**What you have to do**. Give again, unaltered, the lines of the listing below that run from the line having "Give the 92% percentile interval for the population mean." through the line having "9.074, 9.531, 9.881".

------------------------------------------------------------

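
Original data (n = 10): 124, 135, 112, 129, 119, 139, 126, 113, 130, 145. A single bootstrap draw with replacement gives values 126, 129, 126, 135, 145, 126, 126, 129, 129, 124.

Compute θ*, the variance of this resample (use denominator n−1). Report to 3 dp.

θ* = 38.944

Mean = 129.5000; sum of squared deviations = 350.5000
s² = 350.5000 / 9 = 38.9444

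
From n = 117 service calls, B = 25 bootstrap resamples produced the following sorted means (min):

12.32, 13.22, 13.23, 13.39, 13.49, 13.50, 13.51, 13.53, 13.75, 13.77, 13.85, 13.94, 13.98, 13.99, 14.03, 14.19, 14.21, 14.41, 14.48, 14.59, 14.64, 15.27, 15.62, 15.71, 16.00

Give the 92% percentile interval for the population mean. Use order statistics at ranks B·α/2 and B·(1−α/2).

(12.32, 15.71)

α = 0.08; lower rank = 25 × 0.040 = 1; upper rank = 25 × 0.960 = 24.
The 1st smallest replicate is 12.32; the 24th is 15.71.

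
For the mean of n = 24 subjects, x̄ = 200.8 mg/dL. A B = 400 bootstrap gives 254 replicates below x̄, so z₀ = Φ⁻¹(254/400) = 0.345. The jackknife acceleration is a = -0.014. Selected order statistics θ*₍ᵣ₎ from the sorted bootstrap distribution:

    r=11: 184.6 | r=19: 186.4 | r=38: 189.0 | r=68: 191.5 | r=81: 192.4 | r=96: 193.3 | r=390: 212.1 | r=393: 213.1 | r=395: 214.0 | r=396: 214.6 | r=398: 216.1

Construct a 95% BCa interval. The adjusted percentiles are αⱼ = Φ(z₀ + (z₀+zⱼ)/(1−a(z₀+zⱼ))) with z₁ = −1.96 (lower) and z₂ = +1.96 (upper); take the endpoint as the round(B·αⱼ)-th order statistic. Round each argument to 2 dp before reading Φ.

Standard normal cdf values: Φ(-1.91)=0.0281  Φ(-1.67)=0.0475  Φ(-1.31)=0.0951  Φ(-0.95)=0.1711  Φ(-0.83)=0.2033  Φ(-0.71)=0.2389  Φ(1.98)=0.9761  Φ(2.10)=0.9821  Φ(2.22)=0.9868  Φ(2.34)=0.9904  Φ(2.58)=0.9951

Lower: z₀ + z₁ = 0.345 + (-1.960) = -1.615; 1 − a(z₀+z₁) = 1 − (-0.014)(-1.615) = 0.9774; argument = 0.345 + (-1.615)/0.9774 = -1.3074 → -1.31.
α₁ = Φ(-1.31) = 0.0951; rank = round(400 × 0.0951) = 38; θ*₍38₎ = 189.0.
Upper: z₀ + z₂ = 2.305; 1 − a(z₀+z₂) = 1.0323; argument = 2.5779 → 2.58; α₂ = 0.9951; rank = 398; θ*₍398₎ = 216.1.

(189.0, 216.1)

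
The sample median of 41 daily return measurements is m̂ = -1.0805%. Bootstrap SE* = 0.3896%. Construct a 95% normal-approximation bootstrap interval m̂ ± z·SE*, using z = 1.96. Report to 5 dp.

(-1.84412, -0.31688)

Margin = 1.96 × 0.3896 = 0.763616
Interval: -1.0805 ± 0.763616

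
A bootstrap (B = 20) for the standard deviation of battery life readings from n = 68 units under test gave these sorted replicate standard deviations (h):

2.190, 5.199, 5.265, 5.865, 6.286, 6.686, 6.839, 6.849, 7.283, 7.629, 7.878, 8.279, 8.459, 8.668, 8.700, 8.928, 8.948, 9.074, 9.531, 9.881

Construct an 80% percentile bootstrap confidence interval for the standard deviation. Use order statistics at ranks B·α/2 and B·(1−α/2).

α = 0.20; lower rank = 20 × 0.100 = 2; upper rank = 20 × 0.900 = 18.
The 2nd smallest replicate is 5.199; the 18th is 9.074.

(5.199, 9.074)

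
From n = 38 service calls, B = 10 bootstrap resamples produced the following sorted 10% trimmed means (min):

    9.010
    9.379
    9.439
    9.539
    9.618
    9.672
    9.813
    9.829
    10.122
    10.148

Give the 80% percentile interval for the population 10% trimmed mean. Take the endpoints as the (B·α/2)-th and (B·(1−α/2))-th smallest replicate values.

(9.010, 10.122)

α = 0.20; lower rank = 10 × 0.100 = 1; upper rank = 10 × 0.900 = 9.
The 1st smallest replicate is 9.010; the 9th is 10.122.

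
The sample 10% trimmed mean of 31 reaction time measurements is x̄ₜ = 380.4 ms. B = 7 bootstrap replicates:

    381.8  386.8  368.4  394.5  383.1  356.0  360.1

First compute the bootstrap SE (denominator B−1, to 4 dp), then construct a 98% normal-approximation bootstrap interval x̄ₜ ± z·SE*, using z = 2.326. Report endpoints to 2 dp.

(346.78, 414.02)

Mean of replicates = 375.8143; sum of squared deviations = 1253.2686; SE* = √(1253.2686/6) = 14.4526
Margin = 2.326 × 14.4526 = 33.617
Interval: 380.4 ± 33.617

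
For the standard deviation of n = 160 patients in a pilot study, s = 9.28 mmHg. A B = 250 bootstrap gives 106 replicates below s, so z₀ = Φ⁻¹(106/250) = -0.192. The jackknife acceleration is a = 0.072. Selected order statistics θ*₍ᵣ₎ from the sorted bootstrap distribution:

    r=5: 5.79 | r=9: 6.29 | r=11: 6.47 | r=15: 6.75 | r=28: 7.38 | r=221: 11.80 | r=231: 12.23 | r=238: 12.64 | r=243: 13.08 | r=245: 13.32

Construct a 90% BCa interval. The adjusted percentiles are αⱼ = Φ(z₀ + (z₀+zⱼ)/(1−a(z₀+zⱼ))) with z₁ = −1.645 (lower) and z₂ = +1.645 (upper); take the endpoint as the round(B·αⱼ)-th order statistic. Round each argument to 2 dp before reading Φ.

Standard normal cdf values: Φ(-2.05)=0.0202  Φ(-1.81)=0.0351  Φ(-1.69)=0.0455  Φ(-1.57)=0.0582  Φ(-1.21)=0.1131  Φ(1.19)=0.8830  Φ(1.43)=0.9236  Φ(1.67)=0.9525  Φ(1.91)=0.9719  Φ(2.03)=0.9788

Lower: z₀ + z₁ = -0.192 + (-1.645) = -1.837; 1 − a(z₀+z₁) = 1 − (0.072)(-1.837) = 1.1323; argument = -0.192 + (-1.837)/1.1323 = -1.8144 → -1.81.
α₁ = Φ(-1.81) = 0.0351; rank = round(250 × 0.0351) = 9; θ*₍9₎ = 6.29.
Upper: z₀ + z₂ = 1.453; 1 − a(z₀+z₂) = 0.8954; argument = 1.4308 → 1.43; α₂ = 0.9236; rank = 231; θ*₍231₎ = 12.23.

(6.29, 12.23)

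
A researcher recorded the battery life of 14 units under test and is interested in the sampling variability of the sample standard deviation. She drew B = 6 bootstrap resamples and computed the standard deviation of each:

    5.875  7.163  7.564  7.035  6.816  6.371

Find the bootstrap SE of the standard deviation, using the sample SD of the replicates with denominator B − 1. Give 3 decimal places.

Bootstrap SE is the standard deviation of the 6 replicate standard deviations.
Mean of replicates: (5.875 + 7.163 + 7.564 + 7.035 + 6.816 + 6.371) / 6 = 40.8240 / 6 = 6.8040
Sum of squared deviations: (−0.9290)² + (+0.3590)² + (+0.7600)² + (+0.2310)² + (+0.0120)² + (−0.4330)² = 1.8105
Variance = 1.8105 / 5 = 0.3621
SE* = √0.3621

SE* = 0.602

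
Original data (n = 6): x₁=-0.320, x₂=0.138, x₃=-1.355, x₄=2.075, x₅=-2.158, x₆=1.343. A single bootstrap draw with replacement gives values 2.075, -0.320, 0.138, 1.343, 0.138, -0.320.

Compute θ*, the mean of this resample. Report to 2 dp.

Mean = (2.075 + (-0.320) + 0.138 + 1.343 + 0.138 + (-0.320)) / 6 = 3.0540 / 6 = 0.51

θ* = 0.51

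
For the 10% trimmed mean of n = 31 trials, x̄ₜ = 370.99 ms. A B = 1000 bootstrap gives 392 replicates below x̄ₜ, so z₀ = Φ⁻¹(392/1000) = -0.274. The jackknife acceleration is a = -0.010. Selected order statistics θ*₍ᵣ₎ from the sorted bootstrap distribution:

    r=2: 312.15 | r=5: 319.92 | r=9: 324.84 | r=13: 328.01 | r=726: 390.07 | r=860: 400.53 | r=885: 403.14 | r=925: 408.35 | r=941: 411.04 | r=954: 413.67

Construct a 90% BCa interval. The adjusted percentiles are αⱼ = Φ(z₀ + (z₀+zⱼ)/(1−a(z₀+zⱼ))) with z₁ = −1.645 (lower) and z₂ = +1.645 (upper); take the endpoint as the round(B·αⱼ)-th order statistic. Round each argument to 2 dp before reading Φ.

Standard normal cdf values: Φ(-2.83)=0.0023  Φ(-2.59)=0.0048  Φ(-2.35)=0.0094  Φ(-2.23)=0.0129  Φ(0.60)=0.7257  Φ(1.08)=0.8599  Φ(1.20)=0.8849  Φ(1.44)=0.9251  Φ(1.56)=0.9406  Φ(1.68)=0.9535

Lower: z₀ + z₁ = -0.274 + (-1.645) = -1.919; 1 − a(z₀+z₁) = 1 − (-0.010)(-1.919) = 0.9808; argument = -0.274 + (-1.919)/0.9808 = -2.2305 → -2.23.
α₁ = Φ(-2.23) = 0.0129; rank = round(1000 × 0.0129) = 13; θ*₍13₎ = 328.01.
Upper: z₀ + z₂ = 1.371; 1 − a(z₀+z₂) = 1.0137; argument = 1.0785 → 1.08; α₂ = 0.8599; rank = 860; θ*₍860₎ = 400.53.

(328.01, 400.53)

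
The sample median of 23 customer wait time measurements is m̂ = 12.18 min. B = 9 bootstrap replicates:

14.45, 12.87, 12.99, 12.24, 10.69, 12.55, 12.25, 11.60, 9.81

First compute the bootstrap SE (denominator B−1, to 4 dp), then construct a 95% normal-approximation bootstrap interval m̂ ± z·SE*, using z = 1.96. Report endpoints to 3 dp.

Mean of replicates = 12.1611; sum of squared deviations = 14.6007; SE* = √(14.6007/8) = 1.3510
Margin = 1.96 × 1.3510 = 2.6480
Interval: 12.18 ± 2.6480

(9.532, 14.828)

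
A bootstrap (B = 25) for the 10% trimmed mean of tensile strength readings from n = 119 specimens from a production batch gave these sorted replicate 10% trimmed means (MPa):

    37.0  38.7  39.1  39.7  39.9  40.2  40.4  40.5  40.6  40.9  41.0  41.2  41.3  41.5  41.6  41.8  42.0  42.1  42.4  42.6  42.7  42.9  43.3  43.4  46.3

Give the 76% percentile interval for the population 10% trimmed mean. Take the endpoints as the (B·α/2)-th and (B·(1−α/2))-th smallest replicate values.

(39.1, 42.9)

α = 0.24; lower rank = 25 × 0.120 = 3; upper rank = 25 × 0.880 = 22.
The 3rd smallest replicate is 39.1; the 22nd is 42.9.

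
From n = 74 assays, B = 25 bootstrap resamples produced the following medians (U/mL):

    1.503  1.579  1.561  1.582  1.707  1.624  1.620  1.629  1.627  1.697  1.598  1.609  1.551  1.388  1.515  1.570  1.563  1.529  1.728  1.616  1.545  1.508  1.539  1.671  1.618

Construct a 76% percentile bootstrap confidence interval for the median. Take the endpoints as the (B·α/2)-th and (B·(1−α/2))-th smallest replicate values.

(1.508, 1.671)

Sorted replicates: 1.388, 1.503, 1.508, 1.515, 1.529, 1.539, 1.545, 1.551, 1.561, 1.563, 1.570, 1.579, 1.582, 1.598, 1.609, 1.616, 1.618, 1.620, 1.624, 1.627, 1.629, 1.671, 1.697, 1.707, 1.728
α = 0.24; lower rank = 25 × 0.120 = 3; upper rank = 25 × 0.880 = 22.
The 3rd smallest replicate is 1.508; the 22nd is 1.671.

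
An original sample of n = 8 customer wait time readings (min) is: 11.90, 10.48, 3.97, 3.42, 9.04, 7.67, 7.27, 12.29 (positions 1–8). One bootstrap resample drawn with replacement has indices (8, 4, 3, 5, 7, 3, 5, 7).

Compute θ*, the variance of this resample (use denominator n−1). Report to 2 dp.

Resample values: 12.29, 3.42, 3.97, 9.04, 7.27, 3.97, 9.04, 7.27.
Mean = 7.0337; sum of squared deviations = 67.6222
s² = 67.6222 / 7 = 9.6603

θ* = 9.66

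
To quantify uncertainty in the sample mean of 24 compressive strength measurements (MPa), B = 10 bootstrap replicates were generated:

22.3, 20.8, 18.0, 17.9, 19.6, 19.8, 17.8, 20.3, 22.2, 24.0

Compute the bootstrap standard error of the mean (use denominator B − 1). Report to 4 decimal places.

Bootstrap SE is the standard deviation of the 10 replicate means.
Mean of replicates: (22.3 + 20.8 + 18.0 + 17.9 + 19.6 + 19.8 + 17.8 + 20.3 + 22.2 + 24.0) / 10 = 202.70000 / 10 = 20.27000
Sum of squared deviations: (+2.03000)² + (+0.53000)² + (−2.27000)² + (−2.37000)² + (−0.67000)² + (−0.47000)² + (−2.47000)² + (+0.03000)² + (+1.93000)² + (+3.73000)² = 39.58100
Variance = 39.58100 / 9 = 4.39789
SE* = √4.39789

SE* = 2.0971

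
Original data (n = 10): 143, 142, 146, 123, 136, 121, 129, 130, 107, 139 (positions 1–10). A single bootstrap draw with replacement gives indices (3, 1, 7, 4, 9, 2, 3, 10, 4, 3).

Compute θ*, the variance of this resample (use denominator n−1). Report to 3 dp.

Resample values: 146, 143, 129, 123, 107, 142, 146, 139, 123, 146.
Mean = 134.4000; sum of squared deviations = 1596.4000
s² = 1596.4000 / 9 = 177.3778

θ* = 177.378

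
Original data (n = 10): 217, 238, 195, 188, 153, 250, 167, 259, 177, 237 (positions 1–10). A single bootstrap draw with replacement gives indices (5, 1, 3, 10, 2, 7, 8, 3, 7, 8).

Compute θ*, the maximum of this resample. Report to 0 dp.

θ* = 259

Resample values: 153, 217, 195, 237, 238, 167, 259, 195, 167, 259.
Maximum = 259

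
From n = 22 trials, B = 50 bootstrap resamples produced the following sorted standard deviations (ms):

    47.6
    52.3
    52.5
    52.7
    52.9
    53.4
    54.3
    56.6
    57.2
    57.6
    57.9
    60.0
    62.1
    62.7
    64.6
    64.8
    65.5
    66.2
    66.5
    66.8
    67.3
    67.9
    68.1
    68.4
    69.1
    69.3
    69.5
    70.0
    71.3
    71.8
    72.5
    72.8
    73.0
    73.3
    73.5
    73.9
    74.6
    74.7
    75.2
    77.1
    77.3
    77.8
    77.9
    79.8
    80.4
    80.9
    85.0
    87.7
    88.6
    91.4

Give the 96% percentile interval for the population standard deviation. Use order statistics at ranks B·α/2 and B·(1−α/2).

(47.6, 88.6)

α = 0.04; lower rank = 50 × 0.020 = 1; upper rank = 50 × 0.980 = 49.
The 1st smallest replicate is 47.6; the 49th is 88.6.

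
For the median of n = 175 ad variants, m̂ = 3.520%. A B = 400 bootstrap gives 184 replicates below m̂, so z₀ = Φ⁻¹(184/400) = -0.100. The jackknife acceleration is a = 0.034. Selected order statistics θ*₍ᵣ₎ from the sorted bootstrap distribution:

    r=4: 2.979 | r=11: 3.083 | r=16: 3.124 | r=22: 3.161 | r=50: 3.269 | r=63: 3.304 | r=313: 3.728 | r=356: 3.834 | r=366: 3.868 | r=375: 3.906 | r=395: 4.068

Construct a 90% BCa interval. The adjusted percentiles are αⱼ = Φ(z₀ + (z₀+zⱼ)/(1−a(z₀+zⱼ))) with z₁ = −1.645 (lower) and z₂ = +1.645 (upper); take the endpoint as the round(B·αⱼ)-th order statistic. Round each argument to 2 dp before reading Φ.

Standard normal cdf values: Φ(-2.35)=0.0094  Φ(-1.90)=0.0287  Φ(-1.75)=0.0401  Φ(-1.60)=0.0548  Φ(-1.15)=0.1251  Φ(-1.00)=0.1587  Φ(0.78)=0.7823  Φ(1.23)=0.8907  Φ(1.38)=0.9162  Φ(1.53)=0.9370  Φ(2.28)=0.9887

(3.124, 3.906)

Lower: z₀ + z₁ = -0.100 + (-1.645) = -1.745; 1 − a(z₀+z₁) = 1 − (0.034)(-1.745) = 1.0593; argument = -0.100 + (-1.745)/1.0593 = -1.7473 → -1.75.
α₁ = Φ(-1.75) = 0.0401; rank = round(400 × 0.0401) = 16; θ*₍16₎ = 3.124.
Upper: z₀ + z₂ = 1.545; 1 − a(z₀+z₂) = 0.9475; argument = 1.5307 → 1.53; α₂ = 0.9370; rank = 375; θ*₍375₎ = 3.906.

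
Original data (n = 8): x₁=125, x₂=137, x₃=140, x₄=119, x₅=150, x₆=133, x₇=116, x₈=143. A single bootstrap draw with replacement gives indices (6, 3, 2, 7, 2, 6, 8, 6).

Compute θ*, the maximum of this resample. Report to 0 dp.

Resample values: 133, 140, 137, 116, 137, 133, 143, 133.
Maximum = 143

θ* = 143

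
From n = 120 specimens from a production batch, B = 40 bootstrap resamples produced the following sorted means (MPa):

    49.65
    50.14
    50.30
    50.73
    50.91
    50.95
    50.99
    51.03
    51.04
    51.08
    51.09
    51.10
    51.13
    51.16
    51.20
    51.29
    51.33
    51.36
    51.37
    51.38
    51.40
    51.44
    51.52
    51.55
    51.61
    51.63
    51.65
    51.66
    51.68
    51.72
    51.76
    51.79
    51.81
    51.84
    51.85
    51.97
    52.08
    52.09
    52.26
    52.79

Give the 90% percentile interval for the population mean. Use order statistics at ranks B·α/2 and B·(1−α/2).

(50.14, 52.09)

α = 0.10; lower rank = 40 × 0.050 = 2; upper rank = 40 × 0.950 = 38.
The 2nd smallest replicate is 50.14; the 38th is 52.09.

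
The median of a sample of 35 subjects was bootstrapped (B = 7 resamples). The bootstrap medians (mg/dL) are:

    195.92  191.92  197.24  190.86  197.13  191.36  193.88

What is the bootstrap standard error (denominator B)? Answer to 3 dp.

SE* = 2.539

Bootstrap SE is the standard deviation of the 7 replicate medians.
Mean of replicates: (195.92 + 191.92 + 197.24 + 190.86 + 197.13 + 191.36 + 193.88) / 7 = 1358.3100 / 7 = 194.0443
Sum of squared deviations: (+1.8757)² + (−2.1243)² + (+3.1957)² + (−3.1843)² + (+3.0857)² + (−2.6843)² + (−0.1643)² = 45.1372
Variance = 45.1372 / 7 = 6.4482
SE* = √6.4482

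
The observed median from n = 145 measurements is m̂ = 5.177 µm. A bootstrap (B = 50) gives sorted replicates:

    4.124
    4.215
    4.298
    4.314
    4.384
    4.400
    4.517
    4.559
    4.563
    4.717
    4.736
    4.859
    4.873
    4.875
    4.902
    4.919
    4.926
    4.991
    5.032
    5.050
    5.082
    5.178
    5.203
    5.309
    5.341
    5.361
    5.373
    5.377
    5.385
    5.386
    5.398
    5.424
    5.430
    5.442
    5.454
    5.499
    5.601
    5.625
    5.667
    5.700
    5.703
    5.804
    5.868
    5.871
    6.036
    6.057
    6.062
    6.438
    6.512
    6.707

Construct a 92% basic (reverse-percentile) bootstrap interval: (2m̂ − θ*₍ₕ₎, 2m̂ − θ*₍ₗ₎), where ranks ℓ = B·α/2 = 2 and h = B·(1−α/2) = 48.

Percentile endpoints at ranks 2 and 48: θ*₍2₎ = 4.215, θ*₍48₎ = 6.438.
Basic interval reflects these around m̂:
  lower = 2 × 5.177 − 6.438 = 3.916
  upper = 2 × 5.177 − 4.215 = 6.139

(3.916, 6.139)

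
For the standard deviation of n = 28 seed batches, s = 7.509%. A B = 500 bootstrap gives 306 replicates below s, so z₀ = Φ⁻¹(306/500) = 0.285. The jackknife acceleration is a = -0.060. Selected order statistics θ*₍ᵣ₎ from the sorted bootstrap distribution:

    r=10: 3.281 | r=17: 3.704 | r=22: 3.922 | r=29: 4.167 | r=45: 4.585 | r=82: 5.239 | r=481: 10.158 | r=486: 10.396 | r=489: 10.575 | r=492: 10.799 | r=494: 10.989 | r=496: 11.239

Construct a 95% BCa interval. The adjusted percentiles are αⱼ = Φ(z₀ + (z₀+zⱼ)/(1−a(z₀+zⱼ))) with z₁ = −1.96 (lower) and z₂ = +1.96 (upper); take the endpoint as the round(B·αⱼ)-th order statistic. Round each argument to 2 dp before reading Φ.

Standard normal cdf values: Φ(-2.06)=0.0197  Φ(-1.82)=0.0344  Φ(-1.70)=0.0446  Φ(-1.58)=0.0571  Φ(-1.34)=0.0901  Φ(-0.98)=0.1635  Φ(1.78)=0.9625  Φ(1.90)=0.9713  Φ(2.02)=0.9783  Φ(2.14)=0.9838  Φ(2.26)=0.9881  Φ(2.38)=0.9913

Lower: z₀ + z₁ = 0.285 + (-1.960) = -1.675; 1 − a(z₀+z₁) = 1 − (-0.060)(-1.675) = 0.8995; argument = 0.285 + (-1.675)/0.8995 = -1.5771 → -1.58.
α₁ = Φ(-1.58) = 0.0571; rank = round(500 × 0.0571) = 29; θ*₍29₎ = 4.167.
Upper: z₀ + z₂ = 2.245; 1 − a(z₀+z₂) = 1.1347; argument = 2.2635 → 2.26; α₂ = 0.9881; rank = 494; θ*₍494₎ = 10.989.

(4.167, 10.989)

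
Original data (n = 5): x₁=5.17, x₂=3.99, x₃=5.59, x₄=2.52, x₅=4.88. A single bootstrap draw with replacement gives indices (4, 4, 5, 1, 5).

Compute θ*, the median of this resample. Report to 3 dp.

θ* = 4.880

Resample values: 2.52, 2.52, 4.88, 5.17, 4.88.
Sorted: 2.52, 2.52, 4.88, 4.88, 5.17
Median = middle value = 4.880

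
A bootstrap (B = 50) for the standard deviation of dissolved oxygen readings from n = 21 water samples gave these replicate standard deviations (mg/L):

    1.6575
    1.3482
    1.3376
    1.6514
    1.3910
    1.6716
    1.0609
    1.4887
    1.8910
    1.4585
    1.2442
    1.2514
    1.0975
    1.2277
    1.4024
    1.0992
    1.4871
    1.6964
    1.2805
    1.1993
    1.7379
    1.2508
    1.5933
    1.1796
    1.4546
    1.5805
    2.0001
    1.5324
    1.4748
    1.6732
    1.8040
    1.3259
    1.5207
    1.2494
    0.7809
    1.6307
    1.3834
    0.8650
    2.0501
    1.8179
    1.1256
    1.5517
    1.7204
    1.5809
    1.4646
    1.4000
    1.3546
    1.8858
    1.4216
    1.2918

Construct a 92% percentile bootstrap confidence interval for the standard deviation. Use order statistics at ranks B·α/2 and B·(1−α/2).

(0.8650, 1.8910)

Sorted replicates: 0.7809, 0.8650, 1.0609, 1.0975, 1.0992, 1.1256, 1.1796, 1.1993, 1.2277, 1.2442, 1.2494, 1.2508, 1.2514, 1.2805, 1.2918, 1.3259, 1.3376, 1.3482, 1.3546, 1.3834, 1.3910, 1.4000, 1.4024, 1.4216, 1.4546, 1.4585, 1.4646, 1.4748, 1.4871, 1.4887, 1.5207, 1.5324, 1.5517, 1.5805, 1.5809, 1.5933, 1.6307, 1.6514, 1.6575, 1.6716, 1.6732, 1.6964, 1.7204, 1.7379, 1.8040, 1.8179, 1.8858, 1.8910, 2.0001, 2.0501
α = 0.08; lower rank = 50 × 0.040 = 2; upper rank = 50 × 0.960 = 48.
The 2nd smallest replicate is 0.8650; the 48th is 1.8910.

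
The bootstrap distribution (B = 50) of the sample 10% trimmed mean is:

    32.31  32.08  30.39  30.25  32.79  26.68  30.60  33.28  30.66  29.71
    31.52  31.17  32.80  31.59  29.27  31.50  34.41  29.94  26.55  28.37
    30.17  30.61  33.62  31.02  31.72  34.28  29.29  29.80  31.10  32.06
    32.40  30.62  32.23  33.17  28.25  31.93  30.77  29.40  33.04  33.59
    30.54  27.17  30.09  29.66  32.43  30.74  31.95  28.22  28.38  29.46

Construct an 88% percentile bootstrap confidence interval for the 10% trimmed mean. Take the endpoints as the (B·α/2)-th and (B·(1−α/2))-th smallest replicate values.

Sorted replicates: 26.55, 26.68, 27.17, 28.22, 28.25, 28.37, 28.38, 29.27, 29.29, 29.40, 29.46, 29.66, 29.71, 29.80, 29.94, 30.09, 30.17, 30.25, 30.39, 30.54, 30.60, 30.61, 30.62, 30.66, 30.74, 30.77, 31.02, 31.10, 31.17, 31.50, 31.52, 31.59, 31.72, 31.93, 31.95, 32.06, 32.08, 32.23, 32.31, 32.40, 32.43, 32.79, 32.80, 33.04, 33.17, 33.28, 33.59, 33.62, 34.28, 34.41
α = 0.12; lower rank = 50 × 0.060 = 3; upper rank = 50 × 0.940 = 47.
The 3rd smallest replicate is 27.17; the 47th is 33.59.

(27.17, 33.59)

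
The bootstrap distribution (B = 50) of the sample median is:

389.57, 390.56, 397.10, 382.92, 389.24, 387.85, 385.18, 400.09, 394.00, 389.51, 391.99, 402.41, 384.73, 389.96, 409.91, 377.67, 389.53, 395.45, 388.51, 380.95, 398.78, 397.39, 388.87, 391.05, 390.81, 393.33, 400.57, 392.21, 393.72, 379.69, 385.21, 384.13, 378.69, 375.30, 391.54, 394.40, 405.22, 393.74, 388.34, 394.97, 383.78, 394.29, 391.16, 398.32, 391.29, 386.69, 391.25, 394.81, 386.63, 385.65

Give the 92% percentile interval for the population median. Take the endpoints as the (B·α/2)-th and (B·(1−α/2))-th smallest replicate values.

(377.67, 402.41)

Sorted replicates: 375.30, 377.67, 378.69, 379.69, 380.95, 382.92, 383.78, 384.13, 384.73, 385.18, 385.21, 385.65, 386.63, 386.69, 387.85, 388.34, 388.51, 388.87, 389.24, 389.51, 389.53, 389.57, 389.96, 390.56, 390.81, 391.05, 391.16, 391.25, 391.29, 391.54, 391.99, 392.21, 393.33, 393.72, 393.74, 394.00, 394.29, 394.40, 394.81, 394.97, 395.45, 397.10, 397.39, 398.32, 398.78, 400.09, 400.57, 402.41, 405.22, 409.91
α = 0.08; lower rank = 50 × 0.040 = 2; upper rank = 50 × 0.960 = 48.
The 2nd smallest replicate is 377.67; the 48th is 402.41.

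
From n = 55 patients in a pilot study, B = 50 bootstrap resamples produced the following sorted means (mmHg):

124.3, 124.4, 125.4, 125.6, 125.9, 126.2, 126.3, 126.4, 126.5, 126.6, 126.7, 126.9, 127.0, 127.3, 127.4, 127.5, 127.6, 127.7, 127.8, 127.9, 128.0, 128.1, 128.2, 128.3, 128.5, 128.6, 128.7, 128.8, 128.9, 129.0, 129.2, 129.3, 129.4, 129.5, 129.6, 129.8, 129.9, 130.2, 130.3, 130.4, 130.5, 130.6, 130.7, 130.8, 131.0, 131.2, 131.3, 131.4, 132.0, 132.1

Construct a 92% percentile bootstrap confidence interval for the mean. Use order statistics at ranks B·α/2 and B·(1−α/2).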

------------------------------------------------------------

**Solution for this problem**.
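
Give the 92% percentile interval for the population mean. Use order statistics at ranks B·α/2 and B·(1−α/2).

(12.32, 15.71)

α = 0.08; lower rank = 25 × 0.040 = 1; upper rank = 25 × 0.960 = 24.
The 1st smallest replicate is 12.32; the 24th is 15.71.

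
For the mean of n = 24 subjects, x̄ = 200.8 mg/dL. A B = 400 bootstrap gives 254 replicates below x̄, so z₀ = Φ⁻¹(254/400) = 0.345. The jackknife acceleration is a = -0.014. Selected order statistics θ*₍ᵣ₎ from the sorted bootstrap distribution:

    r=11: 184.6 | r=19: 186.4 | r=38: 189.0 | r=68: 191.5 | r=81: 192.4 | r=96: 193.3 | r=390: 212.1 | r=393: 213.1 | r=395: 214.0 | r=396: 214.6 | r=398: 216.1

Construct a 95% BCa interval. The adjusted percentiles are αⱼ = Φ(z₀ + (z₀+zⱼ)/(1−a(z₀+zⱼ))) with z₁ = −1.96 (lower) and z₂ = +1.96 (upper); take the endpoint as the round(B·αⱼ)-th order statistic. Round each argument to 2 dp before reading Φ.

Standard normal cdf values: Φ(-1.91)=0.0281  Φ(-1.67)=0.0475  Φ(-1.31)=0.0951  Φ(-0.95)=0.1711  Φ(-0.83)=0.2033  Φ(-0.71)=0.2389  Φ(1.98)=0.9761  Φ(2.10)=0.9821  Φ(2.22)=0.9868  Φ(2.34)=0.9904  Φ(2.58)=0.9951

Lower: z₀ + z₁ = 0.345 + (-1.960) = -1.615; 1 − a(z₀+z₁) = 1 − (-0.014)(-1.615) = 0.9774; argument = 0.345 + (-1.615)/0.9774 = -1.3074 → -1.31.
α₁ = Φ(-1.31) = 0.0951; rank = round(400 × 0.0951) = 38; θ*₍38₎ = 189.0.
Upper: z₀ + z₂ = 2.305; 1 − a(z₀+z₂) = 1.0323; argument = 2.5779 → 2.58; α₂ = 0.9951; rank = 398; θ*₍398₎ = 216.1.

(189.0, 216.1)

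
The sample median of 41 daily return measurements is m̂ = -1.0805%. Bootstrap SE* = 0.3896%. Construct a 95% normal-approximation bootstrap interval m̂ ± z·SE*, using z = 1.96. Report to 5 dp.

(-1.84412, -0.31688)

Margin = 1.96 × 0.3896 = 0.763616
Interval: -1.0805 ± 0.763616

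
A bootstrap (B = 20) for the standard deviation of battery life readings from n = 68 units under test gave these sorted replicate standard deviations (h):

2.190, 5.199, 5.265, 5.865, 6.286, 6.686, 6.839, 6.849, 7.283, 7.629, 7.878, 8.279, 8.459, 8.668, 8.700, 8.928, 8.948, 9.074, 9.531, 9.881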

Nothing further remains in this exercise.